## HOW TO COMPLETE THIS TASK
The expected result is every entry, retyped character for character.

## DATA EXTRACT
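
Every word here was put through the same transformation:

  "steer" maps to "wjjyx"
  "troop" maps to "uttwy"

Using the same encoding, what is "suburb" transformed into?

The output letters match the input read backwards, each shifted +5: steer reversed is reets. The word is reversed, then every letter is shifted forward by 5.
For suburb: reverse → brubus; then shift: b+5=g, r+5=w, u+5=z, b+5=g, u+5=z, s+5=x.

gwzgzx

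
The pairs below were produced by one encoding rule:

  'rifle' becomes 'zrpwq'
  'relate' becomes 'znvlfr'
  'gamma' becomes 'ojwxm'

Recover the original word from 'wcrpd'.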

## OUTPUT OF THE EXERCISE
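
Every word here was put through the same transformation:

  "steer" maps to "wjjyx"
  "troop" maps to "uttwy"

Using the same encoding, what is "suburb" transformed into?

The output letters match the input read backwards, each shifted +5: steer reversed is reets. The word is reversed, then every letter is shifted forward by 5.
For suburb: reverse → brubus; then shift: b+5=g, r+5=w, u+5=z, b+5=g, u+5=z, s+5=x.

gwzgzx

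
The pairs below were produced by one encoding rule:

  'rifle' becomes 'zrpwq'
  'relate' becomes 'znvlfr'
  'gamma' becomes 'ojwxm'

Recover the original word from 'wcrpd'.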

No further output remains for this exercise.